*PROBLEM STATEMENT*. The answer must be an exact copy of all the data below.

*DATASET ENTRIES*.
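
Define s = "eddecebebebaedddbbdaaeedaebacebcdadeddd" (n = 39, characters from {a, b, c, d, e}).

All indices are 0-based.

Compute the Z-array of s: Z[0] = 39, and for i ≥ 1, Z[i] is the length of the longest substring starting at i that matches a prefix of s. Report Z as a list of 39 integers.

[39, 0, 0, 1, 0, 1, 0, 1, 0, 1, 0, 0, 3, 0, 0, 0, 0, 0, 0, 0, 0, 1, 2, 0, 0, 1, 0, 0, 0, 1, 0, 0, 0, 0, 0, 3, 0, 0, 0]

Z[0]=39
i=1: outside box; Z[1]=0
i=2: outside box; Z[2]=0
i=3: outside box; Z[3]=1 extend→box=[3,4)
i=4: outside box; Z[4]=0
i=5: outside box; Z[5]=1 extend→box=[5,6)
i=6: outside box; Z[6]=0
i=7: outside box; Z[7]=1 extend→box=[7,8)
i=8: outside box; Z[8]=0
i=9: outside box; Z[9]=1 extend→box=[9,10)
i=10: outside box; Z[10]=0
i=11: outside box; Z[11]=0
i=12: outside box; Z[12]=3 extend→box=[12,15)
i=13: min(r-i=2, Z[1]=0)=0; Z[13]=0
i=14: min(r-i=1, Z[2]=0)=0; Z[14]=0
i=15: outside box; Z[15]=0
i=16: outside box; Z[16]=0
i=17: outside box; Z[17]=0
i=18: outside box; Z[18]=0
i=19: outside box; Z[19]=0
i=20: outside box; Z[20]=0
i=21: outside box; Z[21]=1 extend→box=[21,22)
i=22: outside box; Z[22]=2 extend→box=[22,24)
i=23: min(r-i=1, Z[1]=0)=0; Z[23]=0
i=24: outside box; Z[24]=0
i=25: outside box; Z[25]=1 extend→box=[25,26)
i=26: outside box; Z[26]=0
i=27: outside box; Z[27]=0
i=28: outside box; Z[28]=0
i=29: outside box; Z[29]=1 extend→box=[29,30)
i=30: outside box; Z[30]=0
i=31: outside box; Z[31]=0
i=32: outside box; Z[32]=0
i=33: outside box; Z[33]=0
i=34: outside box; Z[34]=0
i=35: outside box; Z[35]=3 extend→box=[35,38)
i=36: min(r-i=2, Z[1]=0)=0; Z[36]=0
i=37: min(r-i=1, Z[2]=0)=0; Z[37]=0
i=38: outside box; Z[38]=0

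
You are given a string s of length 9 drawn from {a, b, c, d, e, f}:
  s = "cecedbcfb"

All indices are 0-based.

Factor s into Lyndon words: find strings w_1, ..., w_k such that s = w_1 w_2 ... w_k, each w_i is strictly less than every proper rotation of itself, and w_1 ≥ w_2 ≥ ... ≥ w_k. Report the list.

emit factor 1: 'ceced' (i=0, period=5)
emit factor 2: 'bcf' (i=5, period=3)
emit factor 3: 'b' (i=8, period=1)

["ceced", "bcf", "b"]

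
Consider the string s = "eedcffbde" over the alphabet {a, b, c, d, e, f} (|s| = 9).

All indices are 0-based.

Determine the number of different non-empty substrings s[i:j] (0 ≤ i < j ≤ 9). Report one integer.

41

rank→(start, suffix):
  0 → (6, 'bde')
  1 → (3, 'cffbde')
  2 → (2, 'dcffbde')
  3 → (7, 'de')
  4 → (8, 'e')
  5 → (1, 'edcffbde')
  6 → (0, 'eedcffbde')
  7 → (5, 'fbde')
  8 → (4, 'ffbde')

SA = [6, 3, 2, 7, 8, 1, 0, 5, 4]
i: (SA[i-1],SA[i]) lcp shared
  1: (6,3) 0 ''
  2: (3,2) 0 ''
  3: (2,7) 1 'd'
  4: (7,8) 0 ''
  5: (8,1) 1 'e'
  6: (1,0) 1 'e'
  7: (0,5) 0 ''
  8: (5,4) 1 'f'

n(n+1)/2 = 9·10/2 = 45
Σ LCP = 0 + 0 + 0 + 1 + 0 + 1 + 1 + 0 + 1 = 4
distinct = 45 − 4 = 41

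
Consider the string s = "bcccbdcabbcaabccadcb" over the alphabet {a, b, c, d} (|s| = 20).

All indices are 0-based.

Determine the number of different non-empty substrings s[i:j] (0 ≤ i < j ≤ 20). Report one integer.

184

rank | idx | suffix
   0 |  11 | aabccadcb
   1 |   7 | abbcaabccadcb
   2 |  12 | abccadcb
   3 |  16 | adcb
   4 |  19 | b
   5 |   8 | bbcaabccadcb
   6 |   9 | bcaabccadcb
   7 |  13 | bccadcb
   8 |   0 | bcccbdcabbcaabccadcb
   9 |   4 | bdcabbcaabccadcb
  10 |  10 | caabccadcb
  11 |   6 | cabbcaabccadcb
  12 |  15 | cadcb
  13 |  18 | cb
  14 |   3 | cbdcabbcaabccadcb
  15 |  14 | ccadcb
  16 |   2 | ccbdcabbcaabccadcb
  17 |   1 | cccbdcabbcaabccadcb
  18 |   5 | dcabbcaabccadcb
  19 |  17 | dcb

SA = [11, 7, 12, 16, 19, 8, 9, 13, 0, 4, 10, 6, 15, 18, 3, 14, 2, 1, 5, 17]
[i] adj suffixes → lcp
  [1] 11/7 → 1 ('a')
  [2] 7/12 → 2 ('ab')
  [3] 12/16 → 1 ('a')
  [4] 16/19 → 0 ('')
  [5] 19/8 → 1 ('b')
  [6] 8/9 → 1 ('b')
  [7] 9/13 → 2 ('bc')
  [8] 13/0 → 3 ('bcc')
  [9] 0/4 → 1 ('b')
  [10] 4/10 → 0 ('')
  [11] 10/6 → 2 ('ca')
  [12] 6/15 → 2 ('ca')
  [13] 15/18 → 1 ('c')
  [14] 18/3 → 2 ('cb')
  [15] 3/14 → 1 ('c')
  [16] 14/2 → 2 ('cc')
  [17] 2/1 → 2 ('cc')
  [18] 1/5 → 0 ('')
  [19] 5/17 → 2 ('dc')

n(n+1)/2 = 20·21/2 = 210
Σ LCP = 0 + 1 + 2 + 1 + 0 + 1 + 1 + 2 + 3 + 1 + 0 + 2 + 2 + 1 + 2 + 1 + 2 + 2 + 0 + 2 = 26
distinct = 210 − 26 = 184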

*COMPLETED EXERCISE*.
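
Define s = "eddecebebebaedddbbdaaeedaebacebcdadeddd" (n = 39, characters from {a, b, c, d, e}).

All indices are 0-based.

Compute the Z-array of s: Z[0] = 39, and for i ≥ 1, Z[i] is the length of the longest substring starting at i that matches a prefix of s. Report Z as a list of 39 integers.

[39, 0, 0, 1, 0, 1, 0, 1, 0, 1, 0, 0, 3, 0, 0, 0, 0, 0, 0, 0, 0, 1, 2, 0, 0, 1, 0, 0, 0, 1, 0, 0, 0, 0, 0, 3, 0, 0, 0]

Z[0]=39
i=1: outside box; Z[1]=0
i=2: outside box; Z[2]=0
i=3: outside box; Z[3]=1 extend→box=[3,4)
i=4: outside box; Z[4]=0
i=5: outside box; Z[5]=1 extend→box=[5,6)
i=6: outside box; Z[6]=0
i=7: outside box; Z[7]=1 extend→box=[7,8)
i=8: outside box; Z[8]=0
i=9: outside box; Z[9]=1 extend→box=[9,10)
i=10: outside box; Z[10]=0
i=11: outside box; Z[11]=0
i=12: outside box; Z[12]=3 extend→box=[12,15)
i=13: min(r-i=2, Z[1]=0)=0; Z[13]=0
i=14: min(r-i=1, Z[2]=0)=0; Z[14]=0
i=15: outside box; Z[15]=0
i=16: outside box; Z[16]=0
i=17: outside box; Z[17]=0
i=18: outside box; Z[18]=0
i=19: outside box; Z[19]=0
i=20: outside box; Z[20]=0
i=21: outside box; Z[21]=1 extend→box=[21,22)
i=22: outside box; Z[22]=2 extend→box=[22,24)
i=23: min(r-i=1, Z[1]=0)=0; Z[23]=0
i=24: outside box; Z[24]=0
i=25: outside box; Z[25]=1 extend→box=[25,26)
i=26: outside box; Z[26]=0
i=27: outside box; Z[27]=0
i=28: outside box; Z[28]=0
i=29: outside box; Z[29]=1 extend→box=[29,30)
i=30: outside box; Z[30]=0
i=31: outside box; Z[31]=0
i=32: outside box; Z[32]=0
i=33: outside box; Z[33]=0
i=34: outside box; Z[34]=0
i=35: outside box; Z[35]=3 extend→box=[35,38)
i=36: min(r-i=2, Z[1]=0)=0; Z[36]=0
i=37: min(r-i=1, Z[2]=0)=0; Z[37]=0
i=38: outside box; Z[38]=0

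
You are given a string s of length 9 drawn from {a, b, c, d, e, f}:
  s = "cecedbcfb"

All indices are 0-based.

Factor s into Lyndon words: find strings w_1, ..., w_k such that s = w_1 w_2 ... w_k, each w_i is strictly less than every proper rotation of itself, and w_1 ≥ w_2 ≥ ... ≥ w_k. Report the list.

emit factor 1: 'ceced' (i=0, period=5)
emit factor 2: 'bcf' (i=5, period=3)
emit factor 3: 'b' (i=8, period=1)

["ceced", "bcf", "b"]

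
Consider the string s = "eedcffbde" over the alphabet {a, b, c, d, e, f} (|s| = 9).

All indices are 0-based.

Determine the number of different non-empty substrings s[i:j] (0 ≤ i < j ≤ 9). Report one integer.

41

rank→(start, suffix):
  0 → (6, 'bde')
  1 → (3, 'cffbde')
  2 → (2, 'dcffbde')
  3 → (7, 'de')
  4 → (8, 'e')
  5 → (1, 'edcffbde')
  6 → (0, 'eedcffbde')
  7 → (5, 'fbde')
  8 → (4, 'ffbde')

SA = [6, 3, 2, 7, 8, 1, 0, 5, 4]
i: (SA[i-1],SA[i]) lcp shared
  1: (6,3) 0 ''
  2: (3,2) 0 ''
  3: (2,7) 1 'd'
  4: (7,8) 0 ''
  5: (8,1) 1 'e'
  6: (1,0) 1 'e'
  7: (0,5) 0 ''
  8: (5,4) 1 'f'

n(n+1)/2 = 9·10/2 = 45
Σ LCP = 0 + 0 + 0 + 1 + 0 + 1 + 1 + 0 + 1 = 4
distinct = 45 − 4 = 41

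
Consider the string s = "bcccbdcabbcaabccadcb" over the alphabet {a, b, c, d} (|s| = 20).

All indices are 0-based.

Determine the number of different non-empty substrings s[i:j] (0 ≤ i < j ≤ 20). Report one integer.

184

rank | idx | suffix
   0 |  11 | aabccadcb
   1 |   7 | abbcaabccadcb
   2 |  12 | abccadcb
   3 |  16 | adcb
   4 |  19 | b
   5 |   8 | bbcaabccadcb
   6 |   9 | bcaabccadcb
   7 |  13 | bccadcb
   8 |   0 | bcccbdcabbcaabccadcb
   9 |   4 | bdcabbcaabccadcb
  10 |  10 | caabccadcb
  11 |   6 | cabbcaabccadcb
  12 |  15 | cadcb
  13 |  18 | cb
  14 |   3 | cbdcabbcaabccadcb
  15 |  14 | ccadcb
  16 |   2 | ccbdcabbcaabccadcb
  17 |   1 | cccbdcabbcaabccadcb
  18 |   5 | dcabbcaabccadcb
  19 |  17 | dcb

SA = [11, 7, 12, 16, 19, 8, 9, 13, 0, 4, 10, 6, 15, 18, 3, 14, 2, 1, 5, 17]
[i] adj suffixes → lcp
  [1] 11/7 → 1 ('a')
  [2] 7/12 → 2 ('ab')
  [3] 12/16 → 1 ('a')
  [4] 16/19 → 0 ('')
  [5] 19/8 → 1 ('b')
  [6] 8/9 → 1 ('b')
  [7] 9/13 → 2 ('bc')
  [8] 13/0 → 3 ('bcc')
  [9] 0/4 → 1 ('b')
  [10] 4/10 → 0 ('')
  [11] 10/6 → 2 ('ca')
  [12] 6/15 → 2 ('ca')
  [13] 15/18 → 1 ('c')
  [14] 18/3 → 2 ('cb')
  [15] 3/14 → 1 ('c')
  [16] 14/2 → 2 ('cc')
  [17] 2/1 → 2 ('cc')
  [18] 1/5 → 0 ('')
  [19] 5/17 → 2 ('dc')

n(n+1)/2 = 20·21/2 = 210
Σ LCP = 0 + 1 + 2 + 1 + 0 + 1 + 1 + 2 + 3 + 1 + 0 + 2 + 2 + 1 + 2 + 1 + 2 + 2 + 0 + 2 = 26
distinct = 210 − 26 = 184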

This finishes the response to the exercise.